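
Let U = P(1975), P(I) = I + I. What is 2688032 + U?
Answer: 2691982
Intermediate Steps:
P(I) = 2*I
U = 3950 (U = 2*1975 = 3950)
2688032 + U = 2688032 + 3950 = 2691982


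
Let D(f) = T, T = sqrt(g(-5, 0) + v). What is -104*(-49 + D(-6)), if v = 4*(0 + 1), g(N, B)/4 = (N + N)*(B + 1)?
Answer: 5096 - 624*I ≈ 5096.0 - 624.0*I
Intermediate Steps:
g(N, B) = 8*N*(1 + B) (g(N, B) = 4*((N + N)*(B + 1)) = 4*((2*N)*(1 + B)) = 4*(2*N*(1 + B)) = 8*N*(1 + B))
v = 4 (v = 4*1 = 4)
T = 6*I (T = sqrt(8*(-5)*(1 + 0) + 4) = sqrt(8*(-5)*1 + 4) = sqrt(-40 + 4) = sqrt(-36) = 6*I ≈ 6.0*I)
D(f) = 6*I
-104*(-49 + D(-6)) = -104*(-49 + 6*I) = 5096 - 624*I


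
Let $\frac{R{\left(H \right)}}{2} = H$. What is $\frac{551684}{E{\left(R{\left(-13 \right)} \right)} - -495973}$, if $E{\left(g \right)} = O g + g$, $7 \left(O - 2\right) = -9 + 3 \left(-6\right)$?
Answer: $\frac{3861788}{3471967} \approx 1.1123$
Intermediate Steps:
$R{\left(H \right)} = 2 H$
$O = - \frac{13}{7}$ ($O = 2 + \frac{-9 + 3 \left(-6\right)}{7} = 2 + \frac{-9 - 18}{7} = 2 + \frac{1}{7} \left(-27\right) = 2 - \frac{27}{7} = - \frac{13}{7} \approx -1.8571$)
$E{\left(g \right)} = - \frac{6 g}{7}$ ($E{\left(g \right)} = - \frac{13 g}{7} + g = - \frac{6 g}{7}$)
$\frac{551684}{E{\left(R{\left(-13 \right)} \right)} - -495973} = \frac{551684}{- \frac{6 \cdot 2 \left(-13\right)}{7} - -495973} = \frac{551684}{\left(- \frac{6}{7}\right) \left(-26\right) + 495973} = \frac{551684}{\frac{156}{7} + 495973} = \frac{551684}{\frac{3471967}{7}} = 551684 \cdot \frac{7}{3471967} = \frac{3861788}{3471967}$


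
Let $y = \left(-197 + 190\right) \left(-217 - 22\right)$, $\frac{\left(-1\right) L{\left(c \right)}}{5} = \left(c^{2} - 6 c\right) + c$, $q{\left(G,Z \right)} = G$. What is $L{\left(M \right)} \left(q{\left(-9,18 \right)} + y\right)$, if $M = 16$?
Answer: $-1464320$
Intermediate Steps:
$L{\left(c \right)} = - 5 c^{2} + 25 c$ ($L{\left(c \right)} = - 5 \left(\left(c^{2} - 6 c\right) + c\right) = - 5 \left(c^{2} - 5 c\right) = - 5 c^{2} + 25 c$)
$y = 1673$ ($y = \left(-7\right) \left(-239\right) = 1673$)
$L{\left(M \right)} \left(q{\left(-9,18 \right)} + y\right) = 5 \cdot 16 \left(5 - 16\right) \left(-9 + 1673\right) = 5 \cdot 16 \left(5 - 16\right) 1664 = 5 \cdot 16 \left(-11\right) 1664 = \left(-880\right) 1664 = -1464320$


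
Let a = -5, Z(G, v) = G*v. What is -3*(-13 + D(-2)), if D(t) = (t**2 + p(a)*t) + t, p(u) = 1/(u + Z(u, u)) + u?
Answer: 33/10 ≈ 3.3000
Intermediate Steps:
p(u) = u + 1/(u + u**2) (p(u) = 1/(u + u*u) + u = 1/(u + u**2) + u = u + 1/(u + u**2))
D(t) = t**2 - 79*t/20 (D(t) = (t**2 + ((1 + (-5)**2 + (-5)**3)/((-5)*(1 - 5)))*t) + t = (t**2 + (-1/5*(1 + 25 - 125)/(-4))*t) + t = (t**2 + (-1/5*(-1/4)*(-99))*t) + t = (t**2 - 99*t/20) + t = t**2 - 79*t/20)
-3*(-13 + D(-2)) = -3*(-13 + (1/20)*(-2)*(-79 + 20*(-2))) = -3*(-13 + (1/20)*(-2)*(-79 - 40)) = -3*(-13 + (1/20)*(-2)*(-119)) = -3*(-13 + 119/10) = -3*(-11/10) = 33/10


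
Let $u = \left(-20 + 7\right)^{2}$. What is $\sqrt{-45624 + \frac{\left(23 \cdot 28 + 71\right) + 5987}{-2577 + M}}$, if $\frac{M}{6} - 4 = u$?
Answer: $\frac{i \sqrt{1334218722}}{171} \approx 213.61 i$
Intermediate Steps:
$u = 169$ ($u = \left(-13\right)^{2} = 169$)
$M = 1038$ ($M = 24 + 6 \cdot 169 = 24 + 1014 = 1038$)
$\sqrt{-45624 + \frac{\left(23 \cdot 28 + 71\right) + 5987}{-2577 + M}} = \sqrt{-45624 + \frac{\left(23 \cdot 28 + 71\right) + 5987}{-2577 + 1038}} = \sqrt{-45624 + \frac{\left(644 + 71\right) + 5987}{-1539}} = \sqrt{-45624 + \left(715 + 5987\right) \left(- \frac{1}{1539}\right)} = \sqrt{-45624 + 6702 \left(- \frac{1}{1539}\right)} = \sqrt{-45624 - \frac{2234}{513}} = \sqrt{- \frac{23407346}{513}} = \frac{i \sqrt{1334218722}}{171}$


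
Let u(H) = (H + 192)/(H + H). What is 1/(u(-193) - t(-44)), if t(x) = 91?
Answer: -386/35125 ≈ -0.010989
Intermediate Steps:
u(H) = (192 + H)/(2*H) (u(H) = (192 + H)/((2*H)) = (192 + H)*(1/(2*H)) = (192 + H)/(2*H))
1/(u(-193) - t(-44)) = 1/((1/2)*(192 - 193)/(-193) - 1*91) = 1/((1/2)*(-1/193)*(-1) - 91) = 1/(1/386 - 91) = 1/(-35125/386) = -386/35125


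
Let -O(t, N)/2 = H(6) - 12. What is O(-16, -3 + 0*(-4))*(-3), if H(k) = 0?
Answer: -72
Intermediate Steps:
O(t, N) = 24 (O(t, N) = -2*(0 - 12) = -2*(-12) = 24)
O(-16, -3 + 0*(-4))*(-3) = 24*(-3) = -72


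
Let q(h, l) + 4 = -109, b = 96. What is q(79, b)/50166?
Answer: -113/50166 ≈ -0.0022525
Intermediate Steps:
q(h, l) = -113 (q(h, l) = -4 - 109 = -113)
q(79, b)/50166 = -113/50166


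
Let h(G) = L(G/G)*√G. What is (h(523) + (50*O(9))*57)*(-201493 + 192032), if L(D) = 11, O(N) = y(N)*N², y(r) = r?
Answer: -19656646650 - 104071*√523 ≈ -1.9659e+10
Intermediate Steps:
O(N) = N³ (O(N) = N*N² = N³)
h(G) = 11*√G
(h(523) + (50*O(9))*57)*(-201493 + 192032) = (11*√523 + (50*9³)*57)*(-201493 + 192032) = (11*√523 + (50*729)*57)*(-9461) = (11*√523 + 36450*57)*(-9461) = (11*√523 + 2077650)*(-9461) = (2077650 + 11*√523)*(-9461) = -19656646650 - 104071*√523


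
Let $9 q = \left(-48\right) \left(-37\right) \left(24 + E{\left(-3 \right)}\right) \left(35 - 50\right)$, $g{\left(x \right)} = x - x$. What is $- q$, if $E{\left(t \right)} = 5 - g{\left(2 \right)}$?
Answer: $85840$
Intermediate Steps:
$g{\left(x \right)} = 0$
$E{\left(t \right)} = 5$ ($E{\left(t \right)} = 5 - 0 = 5 + 0 = 5$)
$q = -85840$ ($q = \frac{\left(-48\right) \left(-37\right) \left(24 + 5\right) \left(35 - 50\right)}{9} = \frac{1776 \cdot 29 \left(-15\right)}{9} = \frac{1776 \left(-435\right)}{9} = \frac{1}{9} \left(-772560\right) = -85840$)
$- q = \left(-1\right) \left(-85840\right) = 85840$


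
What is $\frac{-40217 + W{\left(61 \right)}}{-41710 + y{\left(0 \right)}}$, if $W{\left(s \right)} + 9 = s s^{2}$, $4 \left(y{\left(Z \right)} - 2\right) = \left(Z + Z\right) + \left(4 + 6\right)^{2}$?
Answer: $- \frac{186755}{41683} \approx -4.4804$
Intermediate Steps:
$y{\left(Z \right)} = 27 + \frac{Z}{2}$ ($y{\left(Z \right)} = 2 + \frac{\left(Z + Z\right) + \left(4 + 6\right)^{2}}{4} = 2 + \frac{2 Z + 10^{2}}{4} = 2 + \frac{2 Z + 100}{4} = 2 + \frac{100 + 2 Z}{4} = 2 + \left(25 + \frac{Z}{2}\right) = 27 + \frac{Z}{2}$)
$W{\left(s \right)} = -9 + s^{3}$ ($W{\left(s \right)} = -9 + s s^{2} = -9 + s^{3}$)
$\frac{-40217 + W{\left(61 \right)}}{-41710 + y{\left(0 \right)}} = \frac{-40217 - \left(9 - 61^{3}\right)}{-41710 + \left(27 + \frac{1}{2} \cdot 0\right)} = \frac{-40217 + \left(-9 + 226981\right)}{-41710 + \left(27 + 0\right)} = \frac{-40217 + 226972}{-41710 + 27} = \frac{186755}{-41683} = 186755 \left(- \frac{1}{41683}\right) = - \frac{186755}{41683}$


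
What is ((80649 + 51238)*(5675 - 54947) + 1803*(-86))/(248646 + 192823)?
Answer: -6498491322/441469 ≈ -14720.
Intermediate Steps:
((80649 + 51238)*(5675 - 54947) + 1803*(-86))/(248646 + 192823) = (131887*(-49272) - 155058)/441469 = (-6498336264 - 155058)*(1/441469) = -6498491322*1/441469 = -6498491322/441469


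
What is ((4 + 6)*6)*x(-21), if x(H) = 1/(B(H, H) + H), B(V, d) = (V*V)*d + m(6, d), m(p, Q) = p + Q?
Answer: -20/3099 ≈ -0.0064537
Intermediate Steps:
m(p, Q) = Q + p
B(V, d) = 6 + d + d*V² (B(V, d) = (V*V)*d + (d + 6) = V²*d + (6 + d) = d*V² + (6 + d) = 6 + d + d*V²)
x(H) = 1/(6 + H³ + 2*H) (x(H) = 1/((6 + H + H*H²) + H) = 1/((6 + H + H³) + H) = 1/(6 + H³ + 2*H))
((4 + 6)*6)*x(-21) = ((4 + 6)*6)/(6 + (-21)³ + 2*(-21)) = (10*6)/(6 - 9261 - 42) = 60/(-9297) = 60*(-1/9297) = -20/3099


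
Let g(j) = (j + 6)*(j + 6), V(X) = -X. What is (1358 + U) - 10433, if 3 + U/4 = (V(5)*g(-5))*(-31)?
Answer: -8467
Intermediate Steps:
g(j) = (6 + j)² (g(j) = (6 + j)*(6 + j) = (6 + j)²)
U = 608 (U = -12 + 4*(((-1*5)*(6 - 5)²)*(-31)) = -12 + 4*(-5*1²*(-31)) = -12 + 4*(-5*1*(-31)) = -12 + 4*(-5*(-31)) = -12 + 4*155 = -12 + 620 = 608)
(1358 + U) - 10433 = (1358 + 608) - 10433 = 1966 - 10433 = -8467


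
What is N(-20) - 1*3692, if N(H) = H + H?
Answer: -3732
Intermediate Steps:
N(H) = 2*H
N(-20) - 1*3692 = 2*(-20) - 1*3692 = -40 - 3692 = -3732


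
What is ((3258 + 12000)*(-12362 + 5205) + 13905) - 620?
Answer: -109188221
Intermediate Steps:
((3258 + 12000)*(-12362 + 5205) + 13905) - 620 = (15258*(-7157) + 13905) - 620 = (-109201506 + 13905) - 620 = -109187601 - 620 = -109188221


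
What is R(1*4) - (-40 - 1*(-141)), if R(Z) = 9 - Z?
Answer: -96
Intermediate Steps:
R(1*4) - (-40 - 1*(-141)) = (9 - 4) - (-40 - 1*(-141)) = (9 - 1*4) - (-40 + 141) = (9 - 4) - 1*101 = 5 - 101 = -96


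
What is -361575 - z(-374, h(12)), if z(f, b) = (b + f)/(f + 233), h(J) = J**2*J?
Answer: -50980721/141 ≈ -3.6157e+5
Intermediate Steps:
h(J) = J**3
z(f, b) = (b + f)/(233 + f)
-361575 - z(-374, h(12)) = -361575 - (12**3 - 374)/(233 - 374) = -361575 - (1728 - 374)/(-141) = -361575 - (-1)*1354/141 = -361575 - 1*(-1354/141) = -361575 + 1354/141 = -50980721/141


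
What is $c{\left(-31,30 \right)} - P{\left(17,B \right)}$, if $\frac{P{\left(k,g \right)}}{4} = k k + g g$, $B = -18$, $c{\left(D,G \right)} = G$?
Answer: $-2422$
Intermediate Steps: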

**ACTIVITY**
Copy out, word for word, the part of the entries above that begins at the line with "What is ((80649" and ends at the line with "Answer: -96", including both.

**YOUR SOLUTION**
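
What is ((80649 + 51238)*(5675 - 54947) + 1803*(-86))/(248646 + 192823)?
Answer: -6498491322/441469 ≈ -14720.
Intermediate Steps:
((80649 + 51238)*(5675 - 54947) + 1803*(-86))/(248646 + 192823) = (131887*(-49272) - 155058)/441469 = (-6498336264 - 155058)*(1/441469) = -6498491322*1/441469 = -6498491322/441469


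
What is ((4 + 6)*6)*x(-21), if x(H) = 1/(B(H, H) + H), B(V, d) = (V*V)*d + m(6, d), m(p, Q) = p + Q?
Answer: -20/3099 ≈ -0.0064537
Intermediate Steps:
m(p, Q) = Q + p
B(V, d) = 6 + d + d*V² (B(V, d) = (V*V)*d + (d + 6) = V²*d + (6 + d) = d*V² + (6 + d) = 6 + d + d*V²)
x(H) = 1/(6 + H³ + 2*H) (x(H) = 1/((6 + H + H*H²) + H) = 1/((6 + H + H³) + H) = 1/(6 + H³ + 2*H))
((4 + 6)*6)*x(-21) = ((4 + 6)*6)/(6 + (-21)³ + 2*(-21)) = (10*6)/(6 - 9261 - 42) = 60/(-9297) = 60*(-1/9297) = -20/3099


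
Let g(j) = (j + 6)*(j + 6), V(X) = -X. What is (1358 + U) - 10433, if 3 + U/4 = (V(5)*g(-5))*(-31)?
Answer: -8467
Intermediate Steps:
g(j) = (6 + j)² (g(j) = (6 + j)*(6 + j) = (6 + j)²)
U = 608 (U = -12 + 4*(((-1*5)*(6 - 5)²)*(-31)) = -12 + 4*(-5*1²*(-31)) = -12 + 4*(-5*1*(-31)) = -12 + 4*(-5*(-31)) = -12 + 4*155 = -12 + 620 = 608)
(1358 + U) - 10433 = (1358 + 608) - 10433 = 1966 - 10433 = -8467


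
What is N(-20) - 1*3692, if N(H) = H + H?
Answer: -3732
Intermediate Steps:
N(H) = 2*H
N(-20) - 1*3692 = 2*(-20) - 1*3692 = -40 - 3692 = -3732


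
What is ((3258 + 12000)*(-12362 + 5205) + 13905) - 620?
Answer: -109188221
Intermediate Steps:
((3258 + 12000)*(-12362 + 5205) + 13905) - 620 = (15258*(-7157) + 13905) - 620 = (-109201506 + 13905) - 620 = -109187601 - 620 = -109188221


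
What is R(1*4) - (-40 - 1*(-141)), if R(Z) = 9 - Z?
Answer: -96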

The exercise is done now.